Assignment =>
Return the entries below exactly as written.

[Saved data entries]
BEGIN

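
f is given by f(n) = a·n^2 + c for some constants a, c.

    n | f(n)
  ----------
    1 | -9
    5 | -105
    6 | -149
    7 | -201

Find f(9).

-329

From f(1) = -9 and f(5) = -105: 1a + c = -9 and 25a + c = -105.
Subtracting: 24a = -96, so a = -4; then c = -9 − (-4)·1 = -5.
So f(n) = -4n² − 5, and f(9) = -329.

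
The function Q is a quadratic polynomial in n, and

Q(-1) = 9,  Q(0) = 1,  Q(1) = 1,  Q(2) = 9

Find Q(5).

81

First differences: -8, 0, 8. Second differences: 8, 8.
Level-2 differences are constant, so Q has degree 2.
Fitting a degree-2 polynomial gives Q(n) = 4n² - 4n + 1.
Then Q(5) = 81.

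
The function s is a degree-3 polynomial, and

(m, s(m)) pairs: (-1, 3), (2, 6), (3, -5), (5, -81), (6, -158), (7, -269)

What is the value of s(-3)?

Write s(m) = am³ + bm² + cm + d; the 6 given values yield a linear system in the 4 coefficients.
Solving, s(m) = -m³ + m² + 3m + 4.
Then s(-3) = 31.

31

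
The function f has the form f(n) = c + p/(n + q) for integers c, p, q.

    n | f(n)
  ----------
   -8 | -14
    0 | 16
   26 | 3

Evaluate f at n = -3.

61

(f(n) − c)(n + q) = p for each data point; the three points give a linear system in c and q, then p follows.
Solving: c = 1, q = 4, p = 60, so f(n) = 1 + 60/(n + 4).
Then f(-3) = 1 + 60/1 = 61.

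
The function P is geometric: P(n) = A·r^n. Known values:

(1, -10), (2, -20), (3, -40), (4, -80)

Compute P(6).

-320

Consecutive ratio: -20/(-10) = 2, and -40/(-20) = 2, so r = 2.
Then A·2^1 = -10 gives A = -5, and P(n) = -5·2^n.
P(6) = -5·2^6 = -320.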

END

Result for this task =>
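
f is given by f(n) = a·n^2 + c for some constants a, c.

    n | f(n)
  ----------
    1 | -9
    5 | -105
    6 | -149
    7 | -201

Find f(9).

-329

From f(1) = -9 and f(5) = -105: 1a + c = -9 and 25a + c = -105.
Subtracting: 24a = -96, so a = -4; then c = -9 − (-4)·1 = -5.
So f(n) = -4n² − 5, and f(9) = -329.

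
The function Q is a quadratic polynomial in n, and

Q(-1) = 9,  Q(0) = 1,  Q(1) = 1,  Q(2) = 9

Find Q(5).

81

First differences: -8, 0, 8. Second differences: 8, 8.
Level-2 differences are constant, so Q has degree 2.
Fitting a degree-2 polynomial gives Q(n) = 4n² - 4n + 1.
Then Q(5) = 81.

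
The function s is a degree-3 polynomial, and

(m, s(m)) pairs: (-1, 3), (2, 6), (3, -5), (5, -81), (6, -158), (7, -269)

What is the value of s(-3)?

Write s(m) = am³ + bm² + cm + d; the 6 given values yield a linear system in the 4 coefficients.
Solving, s(m) = -m³ + m² + 3m + 4.
Then s(-3) = 31.

31

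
The function f has the form f(n) = c + p/(n + q) for integers c, p, q.

    n | f(n)
  ----------
   -8 | -14
    0 | 16
   26 | 3

Evaluate f at n = -3.

61

(f(n) − c)(n + q) = p for each data point; the three points give a linear system in c and q, then p follows.
Solving: c = 1, q = 4, p = 60, so f(n) = 1 + 60/(n + 4).
Then f(-3) = 1 + 60/1 = 61.

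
The function P is geometric: P(n) = A·r^n. Known values:

(1, -10), (2, -20), (3, -40), (4, -80)

Compute P(6).

-320

Consecutive ratio: -20/(-10) = 2, and -40/(-20) = 2, so r = 2.
Then A·2^1 = -10 gives A = -5, and P(n) = -5·2^n.
P(6) = -5·2^6 = -320.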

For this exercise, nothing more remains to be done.